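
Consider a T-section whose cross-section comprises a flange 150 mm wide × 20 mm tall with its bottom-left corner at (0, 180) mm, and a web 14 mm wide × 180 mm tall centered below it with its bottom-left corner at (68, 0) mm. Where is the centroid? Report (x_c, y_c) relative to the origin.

web: A = 14 × 180 = 2520.00, centroid at (75.00, 90.00).
flange: A = 150 × 20 = 3000.00, centroid at (75.00, 190.00).
ΣA = 5520.00 mm², ΣAx_c = 414000.00 mm³, ΣAy_c = 796800.00 mm³.
x_c = 414000.00/5520.00 = 75.00 mm; y_c = 796800.00/5520.00 = 144.35 mm.

x_c = 75.00 mm, y_c = 144.35 mm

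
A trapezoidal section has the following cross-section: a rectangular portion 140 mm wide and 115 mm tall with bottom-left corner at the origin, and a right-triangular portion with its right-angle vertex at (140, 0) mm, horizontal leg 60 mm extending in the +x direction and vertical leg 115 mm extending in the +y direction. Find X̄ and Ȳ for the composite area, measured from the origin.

X̄ = 85.88 mm, Ȳ = 54.12 mm

Part | A | x̄ᵢ | ȳᵢ | A·x̄ᵢ | A·ȳᵢ
rectangular portion | 16100.00 | 70.00 | 57.50 | 1127000.00 | 925750.00
triangular portion | 3450.00 | 160.00 | 38.33 | 552000.00 | 132250.00
Σ | 19550.00 |  |  | 1679000.00 | 1058000.00
X̄ = 1679000.00 / 19550.00 = 85.88 mm
Ȳ = 1058000.00 / 19550.00 = 54.12 mm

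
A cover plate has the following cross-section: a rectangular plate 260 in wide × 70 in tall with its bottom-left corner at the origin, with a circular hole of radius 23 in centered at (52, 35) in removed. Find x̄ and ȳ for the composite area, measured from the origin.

x̄ = 137.84 in, ȳ = 35.00 in

plate: A = 260 × 70 = 18200.00, centroid at (130.00, 35.00).
hole: A = −π·23² = -1661.90, centroid at (52.00, 35.00).
ΣA = 16538.10 in², ΣAx̄ = 2279581.07 in³, ΣAȳ = 578833.41 in³.
x̄ = 2279581.07/16538.10 = 137.84 in; ȳ = 578833.41/16538.10 = 35.00 in.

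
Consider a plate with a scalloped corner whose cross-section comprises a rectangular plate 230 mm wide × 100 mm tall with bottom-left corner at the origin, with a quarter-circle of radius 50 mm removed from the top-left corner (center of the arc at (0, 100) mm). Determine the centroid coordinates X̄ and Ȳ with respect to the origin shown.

plate: A = 230 × 100 = 23000.00, centroid at (115.00, 50.00).
removed quarter-circle: A = −¼π·50² = -1963.50, centroid at (21.22, 78.78).
ΣA = 21036.50 mm²
ΣAX̄ = (23000.00)(115.00) + (-1963.50)(21.22) = 2603333.33 mm³
ΣAȲ = (23000.00)(50.00) + (-1963.50)(78.78) = 995317.13 mm³
X̄ = 2603333.33 / 21036.50 = 123.75 mm
Ȳ = 995317.13 / 21036.50 = 47.31 mm

X̄ = 123.75 mm, Ȳ = 47.31 mm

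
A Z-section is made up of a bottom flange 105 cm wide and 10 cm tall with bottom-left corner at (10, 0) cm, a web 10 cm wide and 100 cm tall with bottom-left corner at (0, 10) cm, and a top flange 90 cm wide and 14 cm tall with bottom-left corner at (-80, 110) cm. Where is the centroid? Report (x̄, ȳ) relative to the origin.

x̄ = 8.01 cm, ȳ = 64.25 cm

bottom flange: A = 105 × 10 = 1050.00, centroid at (62.50, 5.00).
web: A = 10 × 100 = 1000.00, centroid at (5.00, 60.00).
top flange: A = 90 × 14 = 1260.00, centroid at (-35.00, 117.00).
ΣA = 3310.00 cm², ΣAx̄ = 26525.00 cm³, ΣAȳ = 212670.00 cm³.
x̄ = 26525.00/3310.00 = 8.01 cm; ȳ = 212670.00/3310.00 = 64.25 cm.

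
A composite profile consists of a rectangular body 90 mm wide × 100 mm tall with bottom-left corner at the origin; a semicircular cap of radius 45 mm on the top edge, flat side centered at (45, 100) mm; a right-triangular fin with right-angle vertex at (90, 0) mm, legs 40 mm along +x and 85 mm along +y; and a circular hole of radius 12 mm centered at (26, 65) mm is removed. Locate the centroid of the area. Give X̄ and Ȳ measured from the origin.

X̄ = 53.02 mm, Ȳ = 63.12 mm

Part | A | x̄ᵢ | ȳᵢ | A·x̄ᵢ | A·ȳᵢ
rectangular body | 9000.00 | 45.00 | 50.00 | 405000.00 | 450000.00
semicircular top | 3180.86 | 45.00 | 119.10 | 143138.82 | 378836.26
triangular fin | 1700.00 | 103.33 | 28.33 | 175666.67 | 48166.67
hole | -452.39 | 26.00 | 65.00 | -11762.12 | -29405.31
Σ | 13428.47 |  |  | 712043.36 | 847597.62
X̄ = 712043.36 / 13428.47 = 53.02 mm
Ȳ = 847597.62 / 13428.47 = 63.12 mm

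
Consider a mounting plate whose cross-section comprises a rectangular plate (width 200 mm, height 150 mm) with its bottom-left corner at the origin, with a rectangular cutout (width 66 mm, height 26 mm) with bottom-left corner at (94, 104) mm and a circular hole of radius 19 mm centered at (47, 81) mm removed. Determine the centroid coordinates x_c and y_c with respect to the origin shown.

plate: A = 200 × 150 = 30000.00, centroid at (100.00, 75.00).
hole 1: A = −(66 × 26) = -1716.00, centroid at (127.00, 117.00).
hole 2: A = −π·19² = -1134.11, centroid at (47.00, 81.00).
ΣA = 27149.89 mm²
ΣAx_c = (30000.00)(100.00) + (-1716.00)(127.00) + (-1134.11)(47.00) = 2728764.60 mm³
ΣAy_c = (30000.00)(75.00) + (-1716.00)(117.00) + (-1134.11)(81.00) = 1957364.69 mm³
x_c = 2728764.60 / 27149.89 = 100.51 mm
y_c = 1957364.69 / 27149.89 = 72.09 mm

x_c = 100.51 mm, y_c = 72.09 mm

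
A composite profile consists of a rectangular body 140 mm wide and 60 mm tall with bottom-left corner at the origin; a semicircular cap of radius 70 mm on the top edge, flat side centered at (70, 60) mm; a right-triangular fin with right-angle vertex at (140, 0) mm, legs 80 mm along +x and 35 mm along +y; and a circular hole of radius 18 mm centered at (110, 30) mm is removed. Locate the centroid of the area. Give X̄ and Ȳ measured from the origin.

Part | A | x̄ᵢ | ȳᵢ | A·x̄ᵢ | A·ȳᵢ
rectangular body | 8400.00 | 70.00 | 30.00 | 588000.00 | 252000.00
semicircular top | 7696.90 | 70.00 | 89.71 | 538783.14 | 690480.79
triangular fin | 1400.00 | 166.67 | 11.67 | 233333.33 | 16333.33
hole | -1017.88 | 110.00 | 30.00 | -111966.36 | -30536.28
Σ | 16479.03 |  |  | 1248150.11 | 928277.84
X̄ = 1248150.11 / 16479.03 = 75.74 mm
Ȳ = 928277.84 / 16479.03 = 56.33 mm

X̄ = 75.74 mm, Ȳ = 56.33 mm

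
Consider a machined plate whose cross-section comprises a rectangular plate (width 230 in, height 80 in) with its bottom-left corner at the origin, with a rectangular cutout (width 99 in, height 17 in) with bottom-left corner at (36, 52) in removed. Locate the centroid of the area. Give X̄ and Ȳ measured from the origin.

X̄ = 117.97 in, Ȳ = 37.94 in

Part | A | x̄ᵢ | ȳᵢ | A·x̄ᵢ | A·ȳᵢ
plate | 18400.00 | 115.00 | 40.00 | 2116000.00 | 736000.00
hole | -1683.00 | 85.50 | 60.50 | -143896.50 | -101821.50
Σ | 16717.00 |  |  | 1972103.50 | 634178.50
X̄ = 1972103.50 / 16717.00 = 117.97 in
Ȳ = 634178.50 / 16717.00 = 37.94 in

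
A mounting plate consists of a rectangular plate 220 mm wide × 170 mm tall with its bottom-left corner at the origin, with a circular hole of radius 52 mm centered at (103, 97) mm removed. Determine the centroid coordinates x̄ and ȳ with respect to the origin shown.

x̄ = 112.06 mm, ȳ = 81.47 mm

plate: A = 220 × 170 = 37400.00, centroid at (110.00, 85.00).
hole: A = −π·52² = -8494.87, centroid at (103.00, 97.00).
ΣA = 28905.13 mm², ΣAx̄ = 3239028.75 mm³, ΣAȳ = 2354997.95 mm³.
x̄ = 3239028.75/28905.13 = 112.06 mm; ȳ = 2354997.95/28905.13 = 81.47 mm.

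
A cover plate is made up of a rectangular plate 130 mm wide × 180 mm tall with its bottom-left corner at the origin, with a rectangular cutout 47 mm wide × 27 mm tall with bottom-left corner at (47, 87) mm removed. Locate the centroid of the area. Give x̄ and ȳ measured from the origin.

x̄ = 64.68 mm, ȳ = 89.40 mm

plate: A = 130 × 180 = 23400.00, centroid at (65.00, 90.00).
hole: A = −(47 × 27) = -1269.00, centroid at (70.50, 100.50).
ΣA = 22131.00 mm²
ΣAx̄ = (23400.00)(65.00) + (-1269.00)(70.50) = 1431535.50 mm³
ΣAȳ = (23400.00)(90.00) + (-1269.00)(100.50) = 1978465.50 mm³
x̄ = 1431535.50 / 22131.00 = 64.68 mm
ȳ = 1978465.50 / 22131.00 = 89.40 mm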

■ EXERCISE DESCRIPTION: Your task is to reproduce, exactly and exclusively, the lines from the one holding "A cover plate is" through the final line of the listing.

■ ANSWER TO THIS EXERCISE:
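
A cover plate is made up of a rectangular plate 130 mm wide × 180 mm tall with its bottom-left corner at the origin, with a rectangular cutout 47 mm wide × 27 mm tall with bottom-left corner at (47, 87) mm removed. Locate the centroid of the area. Give x̄ and ȳ measured from the origin.

x̄ = 64.68 mm, ȳ = 89.40 mm

plate: A = 130 × 180 = 23400.00, centroid at (65.00, 90.00).
hole: A = −(47 × 27) = -1269.00, centroid at (70.50, 100.50).
ΣA = 22131.00 mm²
ΣAx̄ = (23400.00)(65.00) + (-1269.00)(70.50) = 1431535.50 mm³
ΣAȳ = (23400.00)(90.00) + (-1269.00)(100.50) = 1978465.50 mm³
x̄ = 1431535.50 / 22131.00 = 64.68 mm
ȳ = 1978465.50 / 22131.00 = 89.40 mm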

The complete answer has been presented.